__Task item__
Pull every line containing "legs" out of the listing below.

__Input__
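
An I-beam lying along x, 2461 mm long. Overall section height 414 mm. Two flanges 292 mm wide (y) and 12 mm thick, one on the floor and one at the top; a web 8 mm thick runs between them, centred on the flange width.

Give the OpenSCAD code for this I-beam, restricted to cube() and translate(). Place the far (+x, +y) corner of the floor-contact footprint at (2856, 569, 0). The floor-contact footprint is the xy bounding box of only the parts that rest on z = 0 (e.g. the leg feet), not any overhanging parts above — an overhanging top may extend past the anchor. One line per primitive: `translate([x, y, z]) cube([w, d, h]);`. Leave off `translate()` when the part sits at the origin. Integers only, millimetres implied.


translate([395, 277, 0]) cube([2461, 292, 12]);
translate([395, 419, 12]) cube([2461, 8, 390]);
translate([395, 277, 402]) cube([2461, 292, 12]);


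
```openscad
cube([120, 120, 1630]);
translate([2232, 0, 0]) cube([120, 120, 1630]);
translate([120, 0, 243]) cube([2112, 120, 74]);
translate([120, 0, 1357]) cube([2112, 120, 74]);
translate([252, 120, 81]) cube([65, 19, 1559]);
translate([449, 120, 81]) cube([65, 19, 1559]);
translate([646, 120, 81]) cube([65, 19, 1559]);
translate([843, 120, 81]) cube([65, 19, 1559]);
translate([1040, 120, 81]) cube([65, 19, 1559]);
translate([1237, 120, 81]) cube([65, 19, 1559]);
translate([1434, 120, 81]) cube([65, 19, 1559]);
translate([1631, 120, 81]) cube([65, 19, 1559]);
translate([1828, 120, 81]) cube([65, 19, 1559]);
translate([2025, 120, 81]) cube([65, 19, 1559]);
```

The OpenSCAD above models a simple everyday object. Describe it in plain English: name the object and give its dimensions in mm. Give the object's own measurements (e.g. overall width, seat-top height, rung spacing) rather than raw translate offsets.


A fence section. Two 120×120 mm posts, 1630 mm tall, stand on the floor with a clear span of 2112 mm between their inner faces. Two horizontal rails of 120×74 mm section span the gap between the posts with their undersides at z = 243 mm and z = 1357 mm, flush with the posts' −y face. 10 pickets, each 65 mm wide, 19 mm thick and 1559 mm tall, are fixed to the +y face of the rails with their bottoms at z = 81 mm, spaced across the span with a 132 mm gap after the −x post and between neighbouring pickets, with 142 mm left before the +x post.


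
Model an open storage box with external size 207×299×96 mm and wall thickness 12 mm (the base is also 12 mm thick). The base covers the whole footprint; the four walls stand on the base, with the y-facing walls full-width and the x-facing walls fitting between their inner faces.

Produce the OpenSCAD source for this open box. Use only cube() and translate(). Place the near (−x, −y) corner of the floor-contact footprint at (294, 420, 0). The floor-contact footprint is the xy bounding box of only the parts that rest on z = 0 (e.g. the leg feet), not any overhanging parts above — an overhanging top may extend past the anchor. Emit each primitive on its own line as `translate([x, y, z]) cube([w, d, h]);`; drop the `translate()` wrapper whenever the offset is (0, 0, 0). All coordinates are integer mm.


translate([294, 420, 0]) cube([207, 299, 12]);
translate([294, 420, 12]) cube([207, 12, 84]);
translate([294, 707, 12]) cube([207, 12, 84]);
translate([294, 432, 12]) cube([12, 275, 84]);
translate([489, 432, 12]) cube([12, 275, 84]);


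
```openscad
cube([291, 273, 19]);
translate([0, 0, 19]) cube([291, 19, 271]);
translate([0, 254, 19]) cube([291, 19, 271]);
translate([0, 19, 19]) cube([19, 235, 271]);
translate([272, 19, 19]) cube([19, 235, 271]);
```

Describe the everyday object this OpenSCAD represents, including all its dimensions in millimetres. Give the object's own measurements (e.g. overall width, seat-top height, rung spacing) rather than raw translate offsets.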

* * *

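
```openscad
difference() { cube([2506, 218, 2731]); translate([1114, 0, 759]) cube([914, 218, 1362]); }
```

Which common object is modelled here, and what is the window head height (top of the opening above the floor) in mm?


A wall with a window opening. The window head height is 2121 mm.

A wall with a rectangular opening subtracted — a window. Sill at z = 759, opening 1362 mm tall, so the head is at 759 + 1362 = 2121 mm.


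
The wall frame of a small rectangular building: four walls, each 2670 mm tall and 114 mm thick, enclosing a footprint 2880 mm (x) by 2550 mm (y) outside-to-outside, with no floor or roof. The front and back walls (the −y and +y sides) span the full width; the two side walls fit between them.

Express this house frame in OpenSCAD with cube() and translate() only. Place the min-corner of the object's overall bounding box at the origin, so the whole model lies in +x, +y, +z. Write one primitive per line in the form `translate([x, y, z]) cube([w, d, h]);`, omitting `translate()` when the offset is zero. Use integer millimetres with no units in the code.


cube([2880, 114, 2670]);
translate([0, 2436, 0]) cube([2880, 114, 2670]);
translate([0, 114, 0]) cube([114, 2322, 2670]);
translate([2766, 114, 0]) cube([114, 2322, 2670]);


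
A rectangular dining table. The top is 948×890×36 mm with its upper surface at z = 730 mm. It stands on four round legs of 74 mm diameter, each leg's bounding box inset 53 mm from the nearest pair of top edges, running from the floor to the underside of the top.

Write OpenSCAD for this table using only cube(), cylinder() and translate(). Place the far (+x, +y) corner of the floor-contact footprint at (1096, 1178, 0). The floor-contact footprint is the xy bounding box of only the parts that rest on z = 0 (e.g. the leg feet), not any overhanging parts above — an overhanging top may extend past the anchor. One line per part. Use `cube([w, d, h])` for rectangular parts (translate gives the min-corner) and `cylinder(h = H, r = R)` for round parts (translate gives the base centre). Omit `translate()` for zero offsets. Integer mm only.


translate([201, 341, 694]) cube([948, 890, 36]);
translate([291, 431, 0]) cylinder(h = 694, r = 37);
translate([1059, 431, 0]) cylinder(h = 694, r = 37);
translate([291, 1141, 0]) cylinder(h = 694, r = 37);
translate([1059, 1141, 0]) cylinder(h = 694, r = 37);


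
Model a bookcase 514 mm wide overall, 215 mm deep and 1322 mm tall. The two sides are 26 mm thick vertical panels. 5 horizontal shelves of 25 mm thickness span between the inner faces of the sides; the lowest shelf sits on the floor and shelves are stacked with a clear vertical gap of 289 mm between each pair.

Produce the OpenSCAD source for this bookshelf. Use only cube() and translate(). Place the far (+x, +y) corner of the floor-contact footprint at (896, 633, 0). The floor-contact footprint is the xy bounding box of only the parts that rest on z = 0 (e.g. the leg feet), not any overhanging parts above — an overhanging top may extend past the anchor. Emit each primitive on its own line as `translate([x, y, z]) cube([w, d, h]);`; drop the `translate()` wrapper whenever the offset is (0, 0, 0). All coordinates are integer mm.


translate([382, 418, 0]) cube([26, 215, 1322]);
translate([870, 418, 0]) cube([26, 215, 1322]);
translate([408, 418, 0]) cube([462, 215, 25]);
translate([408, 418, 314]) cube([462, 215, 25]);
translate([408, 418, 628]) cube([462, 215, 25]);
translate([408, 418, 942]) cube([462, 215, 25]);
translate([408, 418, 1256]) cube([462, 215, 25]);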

* * *

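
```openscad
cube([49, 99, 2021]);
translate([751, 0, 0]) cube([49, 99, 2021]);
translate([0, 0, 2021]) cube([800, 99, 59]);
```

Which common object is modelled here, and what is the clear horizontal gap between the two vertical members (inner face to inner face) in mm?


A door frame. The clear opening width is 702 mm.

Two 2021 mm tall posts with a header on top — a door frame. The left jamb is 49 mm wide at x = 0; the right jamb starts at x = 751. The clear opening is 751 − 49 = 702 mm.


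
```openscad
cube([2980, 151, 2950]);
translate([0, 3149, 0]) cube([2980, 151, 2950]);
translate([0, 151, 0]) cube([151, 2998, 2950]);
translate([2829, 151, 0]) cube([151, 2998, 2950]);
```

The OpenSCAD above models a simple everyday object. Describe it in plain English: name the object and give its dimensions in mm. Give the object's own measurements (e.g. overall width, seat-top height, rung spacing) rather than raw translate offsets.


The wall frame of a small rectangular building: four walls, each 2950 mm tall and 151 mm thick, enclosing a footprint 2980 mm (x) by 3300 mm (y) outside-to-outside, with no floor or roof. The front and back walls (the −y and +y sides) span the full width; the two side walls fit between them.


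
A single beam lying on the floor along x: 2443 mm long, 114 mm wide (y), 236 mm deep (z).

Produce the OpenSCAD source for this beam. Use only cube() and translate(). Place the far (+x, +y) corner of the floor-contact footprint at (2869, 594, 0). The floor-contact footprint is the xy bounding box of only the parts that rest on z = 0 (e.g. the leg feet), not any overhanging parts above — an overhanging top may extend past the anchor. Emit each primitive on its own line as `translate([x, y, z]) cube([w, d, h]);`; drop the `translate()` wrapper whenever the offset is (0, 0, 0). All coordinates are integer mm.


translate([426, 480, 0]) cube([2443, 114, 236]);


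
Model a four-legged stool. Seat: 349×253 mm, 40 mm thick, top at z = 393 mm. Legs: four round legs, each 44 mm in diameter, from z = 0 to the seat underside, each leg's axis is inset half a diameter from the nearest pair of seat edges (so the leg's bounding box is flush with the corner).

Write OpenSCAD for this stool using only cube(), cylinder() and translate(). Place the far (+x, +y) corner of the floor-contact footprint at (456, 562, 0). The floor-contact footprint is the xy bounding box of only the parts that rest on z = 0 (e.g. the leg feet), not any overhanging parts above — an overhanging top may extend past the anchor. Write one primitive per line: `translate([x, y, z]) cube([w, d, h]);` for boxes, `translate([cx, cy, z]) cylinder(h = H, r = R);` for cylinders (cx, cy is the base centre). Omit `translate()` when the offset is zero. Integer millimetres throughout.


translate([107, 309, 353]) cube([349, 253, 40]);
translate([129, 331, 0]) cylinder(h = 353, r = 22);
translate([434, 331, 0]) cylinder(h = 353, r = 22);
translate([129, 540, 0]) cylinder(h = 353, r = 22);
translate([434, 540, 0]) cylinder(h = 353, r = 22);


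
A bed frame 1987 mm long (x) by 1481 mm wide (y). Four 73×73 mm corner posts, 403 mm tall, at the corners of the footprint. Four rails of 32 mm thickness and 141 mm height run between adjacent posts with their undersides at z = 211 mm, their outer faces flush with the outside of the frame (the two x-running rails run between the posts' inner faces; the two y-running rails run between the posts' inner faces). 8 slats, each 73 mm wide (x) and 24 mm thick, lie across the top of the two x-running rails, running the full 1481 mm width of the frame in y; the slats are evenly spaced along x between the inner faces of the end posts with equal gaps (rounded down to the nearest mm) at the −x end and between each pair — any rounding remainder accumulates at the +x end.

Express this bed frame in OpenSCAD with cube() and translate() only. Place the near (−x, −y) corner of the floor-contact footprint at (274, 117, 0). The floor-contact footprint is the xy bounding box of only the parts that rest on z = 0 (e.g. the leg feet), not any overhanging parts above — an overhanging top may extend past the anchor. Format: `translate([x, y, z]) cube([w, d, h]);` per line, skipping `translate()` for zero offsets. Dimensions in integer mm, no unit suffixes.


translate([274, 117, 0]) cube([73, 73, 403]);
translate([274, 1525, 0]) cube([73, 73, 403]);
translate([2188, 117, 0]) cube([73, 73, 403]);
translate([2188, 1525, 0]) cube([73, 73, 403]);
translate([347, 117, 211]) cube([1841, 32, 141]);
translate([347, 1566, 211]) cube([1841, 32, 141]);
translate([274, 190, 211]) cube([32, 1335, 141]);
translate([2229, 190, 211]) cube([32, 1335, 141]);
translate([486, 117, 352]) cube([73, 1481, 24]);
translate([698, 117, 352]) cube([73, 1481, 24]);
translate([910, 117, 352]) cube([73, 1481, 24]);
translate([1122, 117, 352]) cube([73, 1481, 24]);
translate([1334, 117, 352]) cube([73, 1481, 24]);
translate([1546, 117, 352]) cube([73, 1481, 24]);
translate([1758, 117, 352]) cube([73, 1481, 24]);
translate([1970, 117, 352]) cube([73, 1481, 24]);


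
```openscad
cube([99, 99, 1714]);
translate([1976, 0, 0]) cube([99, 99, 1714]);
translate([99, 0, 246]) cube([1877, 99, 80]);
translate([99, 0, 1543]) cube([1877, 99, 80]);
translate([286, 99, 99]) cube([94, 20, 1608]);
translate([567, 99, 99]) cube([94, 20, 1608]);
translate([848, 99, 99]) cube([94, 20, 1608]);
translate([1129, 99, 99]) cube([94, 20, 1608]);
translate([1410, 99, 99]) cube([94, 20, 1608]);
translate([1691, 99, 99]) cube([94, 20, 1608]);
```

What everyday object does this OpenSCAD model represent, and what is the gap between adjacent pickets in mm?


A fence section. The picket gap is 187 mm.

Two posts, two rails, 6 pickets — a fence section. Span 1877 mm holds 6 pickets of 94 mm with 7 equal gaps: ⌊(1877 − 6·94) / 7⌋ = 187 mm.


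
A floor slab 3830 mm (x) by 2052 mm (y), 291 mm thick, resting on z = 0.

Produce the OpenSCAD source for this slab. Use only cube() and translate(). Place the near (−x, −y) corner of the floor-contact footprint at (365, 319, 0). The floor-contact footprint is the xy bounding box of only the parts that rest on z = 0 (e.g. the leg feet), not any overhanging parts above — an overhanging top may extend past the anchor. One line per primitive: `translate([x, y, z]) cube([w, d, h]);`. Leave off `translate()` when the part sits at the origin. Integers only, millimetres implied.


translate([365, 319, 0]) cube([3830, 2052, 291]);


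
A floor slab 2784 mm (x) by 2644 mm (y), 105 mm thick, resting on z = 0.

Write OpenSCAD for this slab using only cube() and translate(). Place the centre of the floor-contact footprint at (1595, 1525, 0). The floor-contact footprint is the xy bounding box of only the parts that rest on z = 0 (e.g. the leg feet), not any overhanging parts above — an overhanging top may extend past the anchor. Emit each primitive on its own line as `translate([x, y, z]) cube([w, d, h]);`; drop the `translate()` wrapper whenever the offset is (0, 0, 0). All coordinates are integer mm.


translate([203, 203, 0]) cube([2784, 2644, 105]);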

__Written answer__
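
A rectangular dining table. The top is 948×890×36 mm with its upper surface at z = 730 mm. It stands on four round legs of 74 mm diameter, each leg's bounding box inset 53 mm from the nearest pair of top edges, running from the floor to the underside of the top.
Model a four-legged stool. Seat: 349×253 mm, 40 mm thick, top at z = 393 mm. Legs: four round legs, each 44 mm in diameter, from z = 0 to the seat underside, each leg's axis is inset half a diameter from the nearest pair of seat edges (so the leg's bounding box is flush with the corner).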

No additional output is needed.